What you need to do. Word for word, reproduce each entry.

Task data.
----
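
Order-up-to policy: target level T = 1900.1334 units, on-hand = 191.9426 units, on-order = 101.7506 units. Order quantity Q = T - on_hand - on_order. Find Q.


Inventory position = OH + OO = 191.9426 + 101.7506 = 293.6932
Q = 1900.1334 - 293.6932 = 1606.4402

1606.4402 units


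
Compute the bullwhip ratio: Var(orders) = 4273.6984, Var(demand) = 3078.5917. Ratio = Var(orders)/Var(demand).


BW = 4273.6984 / 3078.5917 = 1.3882

1.3882


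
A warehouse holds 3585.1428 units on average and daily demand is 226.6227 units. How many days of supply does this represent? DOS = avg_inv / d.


DOS = 3585.1428 / 226.6227 = 15.8199

15.8199 days


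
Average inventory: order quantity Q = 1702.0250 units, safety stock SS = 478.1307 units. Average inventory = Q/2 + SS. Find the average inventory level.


Q/2 = 851.0125
Avg = 851.0125 + 478.1307 = 1329.1432

1329.1432 units


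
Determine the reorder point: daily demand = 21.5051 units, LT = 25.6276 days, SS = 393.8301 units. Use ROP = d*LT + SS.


d*LT = 21.5051 * 25.6276 = 551.1241
ROP = 551.1241 + 393.8301 = 944.9542

944.9542 units


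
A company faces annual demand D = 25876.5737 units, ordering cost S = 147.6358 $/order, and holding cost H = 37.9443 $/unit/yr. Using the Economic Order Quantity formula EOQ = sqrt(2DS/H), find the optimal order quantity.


2*D*S = 2 * 25876.5737 * 147.6358 = 7640617.3189
2*D*S/H = 201364.0341
EOQ = sqrt(201364.0341) = 448.7360

448.7360 units


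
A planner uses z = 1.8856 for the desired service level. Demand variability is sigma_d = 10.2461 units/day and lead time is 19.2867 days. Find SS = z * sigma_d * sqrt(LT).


sqrt(LT) = sqrt(19.2867) = 4.3917
SS = 1.8856 * 10.2461 * 4.3917 = 84.8471

84.8471 units


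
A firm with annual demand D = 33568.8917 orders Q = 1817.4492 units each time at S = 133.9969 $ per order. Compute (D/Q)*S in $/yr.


Number of orders = D/Q = 18.4703
Cost = 18.4703 * 133.9969 = 2474.9673

2474.9673 $/yr


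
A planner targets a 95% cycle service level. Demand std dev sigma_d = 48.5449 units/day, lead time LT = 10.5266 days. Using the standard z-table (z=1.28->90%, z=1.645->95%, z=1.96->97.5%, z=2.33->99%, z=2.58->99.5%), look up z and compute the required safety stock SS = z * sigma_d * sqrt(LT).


From the table, SL = 95% corresponds to z = 1.645
sqrt(LT) = sqrt(10.5266) = 3.2445
SS = 1.645 * 48.5449 * 3.2445 = 259.0917

259.0917 units


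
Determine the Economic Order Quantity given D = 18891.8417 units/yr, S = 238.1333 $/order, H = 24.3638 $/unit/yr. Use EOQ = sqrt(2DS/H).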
----
Exercise output.
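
Order-up-to policy: target level T = 1900.1334 units, on-hand = 191.9426 units, on-order = 101.7506 units. Order quantity Q = T - on_hand - on_order. Find Q.


Inventory position = OH + OO = 191.9426 + 101.7506 = 293.6932
Q = 1900.1334 - 293.6932 = 1606.4402

1606.4402 units


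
Compute the bullwhip ratio: Var(orders) = 4273.6984, Var(demand) = 3078.5917. Ratio = Var(orders)/Var(demand).


BW = 4273.6984 / 3078.5917 = 1.3882

1.3882


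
A warehouse holds 3585.1428 units on average and daily demand is 226.6227 units. How many days of supply does this represent? DOS = avg_inv / d.


DOS = 3585.1428 / 226.6227 = 15.8199

15.8199 days


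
Average inventory: order quantity Q = 1702.0250 units, safety stock SS = 478.1307 units. Average inventory = Q/2 + SS. Find the average inventory level.


Q/2 = 851.0125
Avg = 851.0125 + 478.1307 = 1329.1432

1329.1432 units


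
Determine the reorder point: daily demand = 21.5051 units, LT = 25.6276 days, SS = 393.8301 units. Use ROP = d*LT + SS.


d*LT = 21.5051 * 25.6276 = 551.1241
ROP = 551.1241 + 393.8301 = 944.9542

944.9542 units


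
A company faces annual demand D = 25876.5737 units, ordering cost S = 147.6358 $/order, and holding cost H = 37.9443 $/unit/yr. Using the Economic Order Quantity formula EOQ = sqrt(2DS/H), find the optimal order quantity.


2*D*S = 2 * 25876.5737 * 147.6358 = 7640617.3189
2*D*S/H = 201364.0341
EOQ = sqrt(201364.0341) = 448.7360

448.7360 units


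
A planner uses z = 1.8856 for the desired service level. Demand variability is sigma_d = 10.2461 units/day and lead time is 19.2867 days. Find SS = z * sigma_d * sqrt(LT).


sqrt(LT) = sqrt(19.2867) = 4.3917
SS = 1.8856 * 10.2461 * 4.3917 = 84.8471

84.8471 units


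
A firm with annual demand D = 33568.8917 orders Q = 1817.4492 units each time at S = 133.9969 $ per order. Compute (D/Q)*S in $/yr.


Number of orders = D/Q = 18.4703
Cost = 18.4703 * 133.9969 = 2474.9673

2474.9673 $/yr


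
A planner targets a 95% cycle service level. Demand std dev sigma_d = 48.5449 units/day, lead time LT = 10.5266 days. Using the standard z-table (z=1.28->90%, z=1.645->95%, z=1.96->97.5%, z=2.33->99%, z=2.58->99.5%), look up z and compute the required safety stock SS = z * sigma_d * sqrt(LT).


From the table, SL = 95% corresponds to z = 1.645
sqrt(LT) = sqrt(10.5266) = 3.2445
SS = 1.645 * 48.5449 * 3.2445 = 259.0917

259.0917 units


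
Determine the Economic Order Quantity given D = 18891.8417 units/yr, S = 238.1333 $/order, H = 24.3638 $/unit/yr. Use EOQ = sqrt(2DS/H).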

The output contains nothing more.